Each line from the one containing "15. reserve R8 B 4" through the final line below must be reproduced exactly, and no others.

━━━━━ Supplied data

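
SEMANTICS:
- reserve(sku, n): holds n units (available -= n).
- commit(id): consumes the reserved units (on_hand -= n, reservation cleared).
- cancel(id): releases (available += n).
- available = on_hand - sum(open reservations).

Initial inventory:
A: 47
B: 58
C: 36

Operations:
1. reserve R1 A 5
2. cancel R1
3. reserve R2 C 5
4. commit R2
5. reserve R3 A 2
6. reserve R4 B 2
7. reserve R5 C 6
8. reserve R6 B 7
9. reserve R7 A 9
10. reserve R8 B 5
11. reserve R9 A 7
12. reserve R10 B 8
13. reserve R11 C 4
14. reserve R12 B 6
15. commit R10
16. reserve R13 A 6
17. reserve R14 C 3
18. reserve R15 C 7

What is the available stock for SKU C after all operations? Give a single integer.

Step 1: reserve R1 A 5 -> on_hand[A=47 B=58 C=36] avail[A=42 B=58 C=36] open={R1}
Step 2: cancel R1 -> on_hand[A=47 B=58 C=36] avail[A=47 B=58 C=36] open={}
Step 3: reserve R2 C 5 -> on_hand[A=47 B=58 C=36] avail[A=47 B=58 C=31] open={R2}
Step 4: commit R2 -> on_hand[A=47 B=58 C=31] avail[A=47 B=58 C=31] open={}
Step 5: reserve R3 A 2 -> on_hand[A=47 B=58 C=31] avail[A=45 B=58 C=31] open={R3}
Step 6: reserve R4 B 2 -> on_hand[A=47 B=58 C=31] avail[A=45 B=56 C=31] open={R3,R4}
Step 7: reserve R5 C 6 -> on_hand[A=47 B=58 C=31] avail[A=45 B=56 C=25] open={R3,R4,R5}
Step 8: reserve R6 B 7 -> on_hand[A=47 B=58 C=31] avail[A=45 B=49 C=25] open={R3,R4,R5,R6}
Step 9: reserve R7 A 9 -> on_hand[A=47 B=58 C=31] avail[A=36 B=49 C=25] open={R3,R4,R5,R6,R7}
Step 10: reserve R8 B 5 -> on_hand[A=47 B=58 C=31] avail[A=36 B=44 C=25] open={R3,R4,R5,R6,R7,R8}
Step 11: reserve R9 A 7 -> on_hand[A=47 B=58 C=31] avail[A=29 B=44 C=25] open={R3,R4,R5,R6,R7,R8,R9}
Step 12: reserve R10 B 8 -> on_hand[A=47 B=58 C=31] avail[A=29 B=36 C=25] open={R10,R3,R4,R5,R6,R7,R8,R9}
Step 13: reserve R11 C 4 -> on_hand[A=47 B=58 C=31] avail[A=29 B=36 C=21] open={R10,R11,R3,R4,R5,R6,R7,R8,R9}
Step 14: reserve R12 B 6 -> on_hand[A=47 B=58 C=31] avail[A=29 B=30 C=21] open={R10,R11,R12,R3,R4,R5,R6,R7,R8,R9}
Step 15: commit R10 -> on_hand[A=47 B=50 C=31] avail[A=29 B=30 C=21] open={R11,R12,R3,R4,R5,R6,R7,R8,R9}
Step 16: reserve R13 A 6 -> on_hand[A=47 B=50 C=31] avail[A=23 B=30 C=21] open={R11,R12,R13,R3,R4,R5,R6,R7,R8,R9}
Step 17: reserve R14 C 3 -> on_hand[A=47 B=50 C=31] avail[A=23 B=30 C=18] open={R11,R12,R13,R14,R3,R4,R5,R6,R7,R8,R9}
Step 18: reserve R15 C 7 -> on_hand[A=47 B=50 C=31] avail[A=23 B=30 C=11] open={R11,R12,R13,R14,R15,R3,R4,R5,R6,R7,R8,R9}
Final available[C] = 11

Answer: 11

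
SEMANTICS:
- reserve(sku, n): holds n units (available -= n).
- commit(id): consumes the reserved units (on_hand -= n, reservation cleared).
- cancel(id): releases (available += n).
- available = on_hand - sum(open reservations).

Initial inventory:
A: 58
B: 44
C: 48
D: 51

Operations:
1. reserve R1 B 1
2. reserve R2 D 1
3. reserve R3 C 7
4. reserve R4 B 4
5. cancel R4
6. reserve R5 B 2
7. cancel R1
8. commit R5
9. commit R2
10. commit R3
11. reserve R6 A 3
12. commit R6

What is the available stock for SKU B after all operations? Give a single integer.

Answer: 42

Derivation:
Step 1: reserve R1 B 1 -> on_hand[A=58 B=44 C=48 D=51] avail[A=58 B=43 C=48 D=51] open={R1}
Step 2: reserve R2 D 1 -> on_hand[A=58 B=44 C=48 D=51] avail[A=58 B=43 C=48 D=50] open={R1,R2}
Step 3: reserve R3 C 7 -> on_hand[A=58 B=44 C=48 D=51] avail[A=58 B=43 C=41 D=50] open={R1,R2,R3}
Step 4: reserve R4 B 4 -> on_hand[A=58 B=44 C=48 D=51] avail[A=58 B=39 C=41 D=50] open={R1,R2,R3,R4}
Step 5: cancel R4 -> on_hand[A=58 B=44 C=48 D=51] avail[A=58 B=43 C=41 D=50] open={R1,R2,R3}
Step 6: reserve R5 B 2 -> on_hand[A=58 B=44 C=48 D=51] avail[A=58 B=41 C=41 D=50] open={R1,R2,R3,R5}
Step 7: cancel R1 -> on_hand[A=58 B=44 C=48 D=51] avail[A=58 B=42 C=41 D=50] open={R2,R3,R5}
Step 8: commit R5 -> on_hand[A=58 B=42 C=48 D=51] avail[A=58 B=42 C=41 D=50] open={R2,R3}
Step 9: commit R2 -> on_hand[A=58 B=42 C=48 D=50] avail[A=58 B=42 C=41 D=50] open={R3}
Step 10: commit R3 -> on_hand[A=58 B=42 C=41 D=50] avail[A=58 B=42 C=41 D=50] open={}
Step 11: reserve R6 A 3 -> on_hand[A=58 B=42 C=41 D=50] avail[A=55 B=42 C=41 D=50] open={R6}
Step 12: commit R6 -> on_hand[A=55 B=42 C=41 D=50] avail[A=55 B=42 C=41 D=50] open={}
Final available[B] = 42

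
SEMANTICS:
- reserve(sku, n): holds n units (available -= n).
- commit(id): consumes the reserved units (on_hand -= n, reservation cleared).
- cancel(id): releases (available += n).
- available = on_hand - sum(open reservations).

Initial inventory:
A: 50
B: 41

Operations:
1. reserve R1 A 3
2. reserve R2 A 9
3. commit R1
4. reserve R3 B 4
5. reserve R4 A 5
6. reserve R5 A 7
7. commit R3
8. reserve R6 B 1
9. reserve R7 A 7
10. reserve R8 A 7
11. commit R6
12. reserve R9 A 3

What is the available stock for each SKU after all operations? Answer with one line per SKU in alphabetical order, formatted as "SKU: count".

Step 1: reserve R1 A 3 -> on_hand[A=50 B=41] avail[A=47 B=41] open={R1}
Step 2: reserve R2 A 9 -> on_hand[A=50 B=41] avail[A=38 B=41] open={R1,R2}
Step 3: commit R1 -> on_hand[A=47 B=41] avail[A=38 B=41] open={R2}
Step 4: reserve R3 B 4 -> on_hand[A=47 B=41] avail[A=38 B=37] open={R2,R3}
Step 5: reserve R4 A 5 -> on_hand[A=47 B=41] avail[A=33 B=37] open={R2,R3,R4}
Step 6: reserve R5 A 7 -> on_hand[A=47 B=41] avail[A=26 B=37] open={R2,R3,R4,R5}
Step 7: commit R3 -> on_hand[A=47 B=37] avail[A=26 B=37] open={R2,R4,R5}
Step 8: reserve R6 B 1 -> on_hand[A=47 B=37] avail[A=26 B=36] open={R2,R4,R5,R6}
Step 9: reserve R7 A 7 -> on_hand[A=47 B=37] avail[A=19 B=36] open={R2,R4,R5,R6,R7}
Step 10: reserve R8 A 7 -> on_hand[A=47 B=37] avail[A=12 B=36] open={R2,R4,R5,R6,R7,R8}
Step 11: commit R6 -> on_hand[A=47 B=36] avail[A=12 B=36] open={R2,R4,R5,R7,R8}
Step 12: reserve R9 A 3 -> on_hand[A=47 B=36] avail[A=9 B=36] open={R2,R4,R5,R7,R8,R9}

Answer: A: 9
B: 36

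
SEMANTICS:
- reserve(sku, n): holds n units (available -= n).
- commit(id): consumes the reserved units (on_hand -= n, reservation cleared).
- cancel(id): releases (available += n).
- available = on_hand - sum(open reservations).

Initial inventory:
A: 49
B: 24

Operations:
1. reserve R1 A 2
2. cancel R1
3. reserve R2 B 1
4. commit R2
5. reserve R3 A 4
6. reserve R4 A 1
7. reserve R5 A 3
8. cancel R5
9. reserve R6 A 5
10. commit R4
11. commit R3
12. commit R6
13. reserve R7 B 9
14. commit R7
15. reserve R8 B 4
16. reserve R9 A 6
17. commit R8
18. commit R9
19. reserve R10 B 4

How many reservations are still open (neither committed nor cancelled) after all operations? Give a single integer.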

━━━━━━━━━━

## [Result]
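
15. reserve R8 B 4
16. reserve R9 A 6
17. commit R8
18. commit R9
19. reserve R10 B 4

How many reservations are still open (neither committed nor cancelled) after all operations? Give a single integer.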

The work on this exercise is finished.